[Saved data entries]
_____

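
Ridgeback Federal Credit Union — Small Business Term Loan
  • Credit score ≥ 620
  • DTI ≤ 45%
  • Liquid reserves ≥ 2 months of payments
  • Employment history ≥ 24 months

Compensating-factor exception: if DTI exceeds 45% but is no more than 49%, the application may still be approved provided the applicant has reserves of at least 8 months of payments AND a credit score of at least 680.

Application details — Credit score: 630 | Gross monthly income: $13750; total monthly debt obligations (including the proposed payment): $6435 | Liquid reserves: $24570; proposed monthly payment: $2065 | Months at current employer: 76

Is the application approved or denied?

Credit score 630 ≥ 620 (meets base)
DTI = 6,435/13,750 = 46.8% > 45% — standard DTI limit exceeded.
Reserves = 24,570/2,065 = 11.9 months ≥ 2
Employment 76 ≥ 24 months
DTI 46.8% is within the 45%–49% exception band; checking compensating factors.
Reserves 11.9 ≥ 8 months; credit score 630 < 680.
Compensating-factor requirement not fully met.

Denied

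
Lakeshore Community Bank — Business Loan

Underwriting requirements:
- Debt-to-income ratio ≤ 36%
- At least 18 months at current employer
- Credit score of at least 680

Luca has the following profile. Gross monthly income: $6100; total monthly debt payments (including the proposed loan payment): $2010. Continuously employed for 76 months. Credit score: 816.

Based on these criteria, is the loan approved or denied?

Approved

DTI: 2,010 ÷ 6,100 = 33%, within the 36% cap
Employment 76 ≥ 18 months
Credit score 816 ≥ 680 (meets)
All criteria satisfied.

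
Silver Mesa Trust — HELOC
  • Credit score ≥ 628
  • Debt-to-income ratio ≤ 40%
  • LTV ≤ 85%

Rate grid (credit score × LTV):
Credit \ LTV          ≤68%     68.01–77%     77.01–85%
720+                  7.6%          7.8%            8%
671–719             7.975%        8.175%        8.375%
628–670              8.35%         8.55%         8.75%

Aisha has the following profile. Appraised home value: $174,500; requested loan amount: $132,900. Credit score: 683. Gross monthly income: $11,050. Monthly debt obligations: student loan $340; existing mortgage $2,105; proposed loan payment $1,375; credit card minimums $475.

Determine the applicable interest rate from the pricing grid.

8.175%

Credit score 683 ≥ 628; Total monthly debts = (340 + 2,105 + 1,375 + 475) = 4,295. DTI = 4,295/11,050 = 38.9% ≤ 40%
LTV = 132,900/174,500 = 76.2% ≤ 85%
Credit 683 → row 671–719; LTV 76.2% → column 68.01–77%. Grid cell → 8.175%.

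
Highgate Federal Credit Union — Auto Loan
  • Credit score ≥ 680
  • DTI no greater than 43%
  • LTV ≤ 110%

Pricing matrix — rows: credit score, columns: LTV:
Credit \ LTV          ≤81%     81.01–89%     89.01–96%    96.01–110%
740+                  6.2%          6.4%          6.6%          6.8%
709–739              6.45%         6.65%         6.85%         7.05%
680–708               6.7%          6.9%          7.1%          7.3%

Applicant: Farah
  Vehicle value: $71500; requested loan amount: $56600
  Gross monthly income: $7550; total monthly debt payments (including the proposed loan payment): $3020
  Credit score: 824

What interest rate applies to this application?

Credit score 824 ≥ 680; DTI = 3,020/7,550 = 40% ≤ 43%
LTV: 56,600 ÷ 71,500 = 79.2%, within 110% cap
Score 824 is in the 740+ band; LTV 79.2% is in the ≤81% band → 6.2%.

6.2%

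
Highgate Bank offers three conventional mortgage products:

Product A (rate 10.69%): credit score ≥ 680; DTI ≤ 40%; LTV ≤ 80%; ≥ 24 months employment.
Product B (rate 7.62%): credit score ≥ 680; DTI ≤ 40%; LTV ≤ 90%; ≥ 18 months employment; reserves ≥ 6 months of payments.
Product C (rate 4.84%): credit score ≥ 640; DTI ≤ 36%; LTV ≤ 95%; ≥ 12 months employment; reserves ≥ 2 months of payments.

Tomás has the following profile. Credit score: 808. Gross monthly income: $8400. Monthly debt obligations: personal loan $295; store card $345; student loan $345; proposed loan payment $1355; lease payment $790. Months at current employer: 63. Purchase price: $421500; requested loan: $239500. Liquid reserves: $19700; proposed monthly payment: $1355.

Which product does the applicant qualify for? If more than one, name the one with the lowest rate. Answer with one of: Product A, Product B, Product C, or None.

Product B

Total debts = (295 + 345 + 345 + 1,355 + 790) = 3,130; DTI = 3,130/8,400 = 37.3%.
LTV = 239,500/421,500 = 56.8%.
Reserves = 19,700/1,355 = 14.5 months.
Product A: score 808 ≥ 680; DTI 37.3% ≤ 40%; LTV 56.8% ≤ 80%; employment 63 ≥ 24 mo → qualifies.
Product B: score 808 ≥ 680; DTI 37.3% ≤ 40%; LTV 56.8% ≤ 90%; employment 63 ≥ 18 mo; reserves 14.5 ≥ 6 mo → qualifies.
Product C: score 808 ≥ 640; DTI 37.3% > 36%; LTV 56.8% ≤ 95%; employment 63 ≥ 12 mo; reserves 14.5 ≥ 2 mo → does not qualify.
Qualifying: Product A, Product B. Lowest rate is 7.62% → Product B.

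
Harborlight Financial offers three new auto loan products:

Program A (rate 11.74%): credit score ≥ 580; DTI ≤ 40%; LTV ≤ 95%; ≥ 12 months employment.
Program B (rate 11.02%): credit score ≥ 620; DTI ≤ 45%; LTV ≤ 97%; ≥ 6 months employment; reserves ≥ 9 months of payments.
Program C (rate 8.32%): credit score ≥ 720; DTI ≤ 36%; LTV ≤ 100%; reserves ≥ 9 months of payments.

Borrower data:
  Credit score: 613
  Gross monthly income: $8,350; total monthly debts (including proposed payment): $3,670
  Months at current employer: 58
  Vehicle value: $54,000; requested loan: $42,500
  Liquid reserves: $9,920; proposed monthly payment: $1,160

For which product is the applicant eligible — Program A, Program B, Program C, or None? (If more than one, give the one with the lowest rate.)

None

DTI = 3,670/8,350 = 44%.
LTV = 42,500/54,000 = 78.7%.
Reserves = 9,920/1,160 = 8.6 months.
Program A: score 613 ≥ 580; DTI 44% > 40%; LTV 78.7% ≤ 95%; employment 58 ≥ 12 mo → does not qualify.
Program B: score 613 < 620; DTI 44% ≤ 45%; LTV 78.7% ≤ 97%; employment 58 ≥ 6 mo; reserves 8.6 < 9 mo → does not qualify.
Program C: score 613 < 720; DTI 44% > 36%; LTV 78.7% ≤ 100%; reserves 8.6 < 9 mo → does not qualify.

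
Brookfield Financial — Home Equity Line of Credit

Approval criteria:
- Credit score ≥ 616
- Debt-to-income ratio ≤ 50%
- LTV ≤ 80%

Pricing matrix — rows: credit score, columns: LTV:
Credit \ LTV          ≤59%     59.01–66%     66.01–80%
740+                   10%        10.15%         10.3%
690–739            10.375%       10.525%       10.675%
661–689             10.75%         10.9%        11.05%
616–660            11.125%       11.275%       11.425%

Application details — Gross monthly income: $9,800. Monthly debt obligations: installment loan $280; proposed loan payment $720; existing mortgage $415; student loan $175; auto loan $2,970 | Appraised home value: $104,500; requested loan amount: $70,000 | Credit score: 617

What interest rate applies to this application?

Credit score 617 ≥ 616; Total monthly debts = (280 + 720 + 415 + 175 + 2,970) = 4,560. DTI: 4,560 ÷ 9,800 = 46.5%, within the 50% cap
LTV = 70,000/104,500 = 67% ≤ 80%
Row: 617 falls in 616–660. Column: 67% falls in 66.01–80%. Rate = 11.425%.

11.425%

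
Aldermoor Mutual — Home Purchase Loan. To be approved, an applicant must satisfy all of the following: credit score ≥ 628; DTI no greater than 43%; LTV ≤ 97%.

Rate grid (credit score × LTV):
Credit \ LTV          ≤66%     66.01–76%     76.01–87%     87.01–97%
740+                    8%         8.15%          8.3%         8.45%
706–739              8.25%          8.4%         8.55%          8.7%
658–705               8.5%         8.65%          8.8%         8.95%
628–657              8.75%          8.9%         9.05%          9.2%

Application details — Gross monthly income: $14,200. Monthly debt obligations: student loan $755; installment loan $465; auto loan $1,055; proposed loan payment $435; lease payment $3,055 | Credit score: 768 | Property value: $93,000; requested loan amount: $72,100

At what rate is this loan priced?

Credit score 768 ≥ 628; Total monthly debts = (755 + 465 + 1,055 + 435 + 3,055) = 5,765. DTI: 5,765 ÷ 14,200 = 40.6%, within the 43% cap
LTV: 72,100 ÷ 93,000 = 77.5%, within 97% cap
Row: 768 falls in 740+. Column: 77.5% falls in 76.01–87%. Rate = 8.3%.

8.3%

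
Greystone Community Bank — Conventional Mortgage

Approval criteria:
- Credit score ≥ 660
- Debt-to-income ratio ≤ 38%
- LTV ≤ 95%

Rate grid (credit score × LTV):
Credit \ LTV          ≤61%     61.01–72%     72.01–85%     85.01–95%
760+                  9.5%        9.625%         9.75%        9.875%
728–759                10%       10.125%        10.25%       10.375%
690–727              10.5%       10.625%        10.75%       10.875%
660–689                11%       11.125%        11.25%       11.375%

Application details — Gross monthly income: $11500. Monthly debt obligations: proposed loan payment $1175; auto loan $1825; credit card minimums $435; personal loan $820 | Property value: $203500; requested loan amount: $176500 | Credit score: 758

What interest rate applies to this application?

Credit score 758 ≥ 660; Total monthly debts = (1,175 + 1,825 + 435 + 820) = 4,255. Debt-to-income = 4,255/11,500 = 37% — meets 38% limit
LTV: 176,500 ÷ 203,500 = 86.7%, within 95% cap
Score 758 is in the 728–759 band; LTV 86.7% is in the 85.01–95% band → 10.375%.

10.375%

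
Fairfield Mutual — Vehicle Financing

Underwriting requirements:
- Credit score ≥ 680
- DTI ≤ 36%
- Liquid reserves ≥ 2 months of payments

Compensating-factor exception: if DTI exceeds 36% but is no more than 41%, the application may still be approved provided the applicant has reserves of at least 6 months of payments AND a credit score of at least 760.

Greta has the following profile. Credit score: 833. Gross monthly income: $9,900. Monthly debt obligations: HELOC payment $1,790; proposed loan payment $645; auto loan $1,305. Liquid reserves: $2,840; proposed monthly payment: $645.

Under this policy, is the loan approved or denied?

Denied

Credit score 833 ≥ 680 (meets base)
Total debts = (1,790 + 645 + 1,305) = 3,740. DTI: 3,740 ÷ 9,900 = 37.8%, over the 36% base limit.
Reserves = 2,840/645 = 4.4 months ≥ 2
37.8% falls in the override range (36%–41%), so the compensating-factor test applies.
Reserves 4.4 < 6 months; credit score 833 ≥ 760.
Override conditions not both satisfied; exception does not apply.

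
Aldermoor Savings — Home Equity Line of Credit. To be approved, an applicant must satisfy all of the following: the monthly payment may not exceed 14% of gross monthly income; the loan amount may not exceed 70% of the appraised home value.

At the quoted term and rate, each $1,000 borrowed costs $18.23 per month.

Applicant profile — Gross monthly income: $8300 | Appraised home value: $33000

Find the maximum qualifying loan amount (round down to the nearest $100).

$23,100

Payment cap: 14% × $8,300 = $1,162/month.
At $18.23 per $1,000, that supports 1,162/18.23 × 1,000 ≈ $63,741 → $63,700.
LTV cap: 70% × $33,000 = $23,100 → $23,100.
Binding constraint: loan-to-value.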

_____

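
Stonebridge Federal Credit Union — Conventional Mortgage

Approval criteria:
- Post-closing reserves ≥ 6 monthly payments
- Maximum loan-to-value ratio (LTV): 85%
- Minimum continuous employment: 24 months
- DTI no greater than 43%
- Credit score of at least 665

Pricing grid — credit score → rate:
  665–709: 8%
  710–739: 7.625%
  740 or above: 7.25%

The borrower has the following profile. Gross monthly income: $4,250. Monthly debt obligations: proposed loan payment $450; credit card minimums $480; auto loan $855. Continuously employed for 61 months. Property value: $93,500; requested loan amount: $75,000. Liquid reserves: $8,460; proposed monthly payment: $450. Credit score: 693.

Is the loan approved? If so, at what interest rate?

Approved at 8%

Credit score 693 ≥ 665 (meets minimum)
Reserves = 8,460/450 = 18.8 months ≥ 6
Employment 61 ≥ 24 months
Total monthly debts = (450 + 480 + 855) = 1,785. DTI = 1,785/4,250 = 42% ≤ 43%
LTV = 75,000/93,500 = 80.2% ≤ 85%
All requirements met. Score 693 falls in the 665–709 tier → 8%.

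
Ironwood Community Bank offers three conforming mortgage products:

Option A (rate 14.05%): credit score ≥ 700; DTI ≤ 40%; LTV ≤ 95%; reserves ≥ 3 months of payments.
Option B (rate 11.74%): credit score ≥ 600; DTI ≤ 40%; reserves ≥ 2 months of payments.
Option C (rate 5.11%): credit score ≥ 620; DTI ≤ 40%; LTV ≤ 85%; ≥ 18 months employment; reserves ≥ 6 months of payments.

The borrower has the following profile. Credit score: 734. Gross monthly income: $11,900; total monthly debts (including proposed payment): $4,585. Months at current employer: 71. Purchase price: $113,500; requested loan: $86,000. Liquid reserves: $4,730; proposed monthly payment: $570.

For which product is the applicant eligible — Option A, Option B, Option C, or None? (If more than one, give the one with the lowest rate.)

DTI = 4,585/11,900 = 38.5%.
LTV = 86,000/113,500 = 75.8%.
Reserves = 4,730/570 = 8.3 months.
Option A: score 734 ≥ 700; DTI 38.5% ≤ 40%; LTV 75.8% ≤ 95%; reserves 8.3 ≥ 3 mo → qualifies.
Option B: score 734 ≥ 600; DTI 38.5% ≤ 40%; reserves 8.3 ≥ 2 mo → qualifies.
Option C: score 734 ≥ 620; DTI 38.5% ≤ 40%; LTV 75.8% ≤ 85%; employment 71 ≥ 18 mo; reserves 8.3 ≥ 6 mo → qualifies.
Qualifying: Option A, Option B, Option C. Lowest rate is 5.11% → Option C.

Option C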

_____

» **Exercise details**
Using the entries above, repeat only the lines from the one containing "665–709: 8%" through the one containing "The borrower has the following profile. Gross", end lines included.

» **Solution below**
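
  665–709: 8%
  710–739: 7.625%
  740 or above: 7.25%

The borrower has the following profile. Gross monthly income: $4,250. Monthly debt obligations: proposed loan payment $450; credit card minimums $480; auto loan $855. Continuously employed for 61 months. Property value: $93,500; requested loan amount: $75,000. Liquid reserves: $8,460; proposed monthly payment: $450. Credit score: 693.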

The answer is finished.